EXERCISE DIRECTIONS
With the material below, print exactly the lines between the line holding "A system has 3" and the line holding "A database issues", inclusive. Add nothing else.

DATA FOR REVIEW
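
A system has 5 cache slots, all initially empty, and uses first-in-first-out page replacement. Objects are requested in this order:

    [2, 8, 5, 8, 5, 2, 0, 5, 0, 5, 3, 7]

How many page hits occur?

6

2 -> fault, frames [2]
8 -> fault, frames [2, 8]
5 -> fault, frames [2, 8, 5]
8 -> hit
5 -> hit
2 -> hit
0 -> fault, frames [2, 8, 5, 0]
5 -> hit
0 -> hit
5 -> hit
3 -> fault, frames [2, 8, 5, 0, 3]
7 -> fault, evict 2, frames [8, 5, 0, 3, 7]
Hits: 6.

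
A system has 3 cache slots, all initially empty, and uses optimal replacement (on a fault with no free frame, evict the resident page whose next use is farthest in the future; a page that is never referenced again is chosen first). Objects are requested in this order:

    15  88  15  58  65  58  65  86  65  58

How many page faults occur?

5

15 -> miss, frames (15)
88 -> miss, frames (15 88)
15 -> hit
58 -> miss, frames (15 88 58)
65 -> miss, evict 88, frames (15 58 65)
58 -> hit
65 -> hit
86 -> miss, evict 15, frames (58 65 86)
65 -> hit
58 -> hit
Page faults: 5.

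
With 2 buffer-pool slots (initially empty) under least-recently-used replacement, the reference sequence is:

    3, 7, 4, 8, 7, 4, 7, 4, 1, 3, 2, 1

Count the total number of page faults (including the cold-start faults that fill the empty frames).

3 → fault, frames (3)
7 → fault, frames (3 7)
4 → fault, evict 3, frames (7 4)
8 → fault, evict 7, frames (4 8)
7 → fault, evict 4, frames (8 7)
4 → fault, evict 8, frames (7 4)
7 → hit
4 → hit
1 → fault, evict 7, frames (4 1)
3 → fault, evict 4, frames (1 3)
2 → fault, evict 1, frames (3 2)
1 → fault, evict 3, frames (2 1)
Page faults: 10.

10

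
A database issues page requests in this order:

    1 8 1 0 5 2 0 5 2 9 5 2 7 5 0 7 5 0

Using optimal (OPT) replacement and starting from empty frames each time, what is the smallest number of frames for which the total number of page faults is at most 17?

f=1: 18 faults
f=2: 11 faults
f=3: 8 faults
f=4: 7 faults
f=5: 7 faults
f=6: 7 faults
f=7: 7 faults
Smallest f with faults ≤ 17 is 2.

2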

RESULT OF THE TASK
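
A system has 3 cache slots, all initially empty, and uses optimal replacement (on a fault with no free frame, evict the resident page whose next use is farthest in the future; a page that is never referenced again is chosen first). Objects are requested in this order:

    15  88  15  58  65  58  65  86  65  58

How many page faults occur?

5

15 -> miss, frames (15)
88 -> miss, frames (15 88)
15 -> hit
58 -> miss, frames (15 88 58)
65 -> miss, evict 88, frames (15 58 65)
58 -> hit
65 -> hit
86 -> miss, evict 15, frames (58 65 86)
65 -> hit
58 -> hit
Page faults: 5.

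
With 2 buffer-pool slots (initially empty) under least-recently-used replacement, the reference sequence is:

    3, 7, 4, 8, 7, 4, 7, 4, 1, 3, 2, 1

Count the total number of page faults (including the cold-start faults that fill the empty frames).

3 → fault, frames (3)
7 → fault, frames (3 7)
4 → fault, evict 3, frames (7 4)
8 → fault, evict 7, frames (4 8)
7 → fault, evict 4, frames (8 7)
4 → fault, evict 8, frames (7 4)
7 → hit
4 → hit
1 → fault, evict 7, frames (4 1)
3 → fault, evict 4, frames (1 3)
2 → fault, evict 1, frames (3 2)
1 → fault, evict 3, frames (2 1)
Page faults: 10.

10

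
A database issues page requests in this order: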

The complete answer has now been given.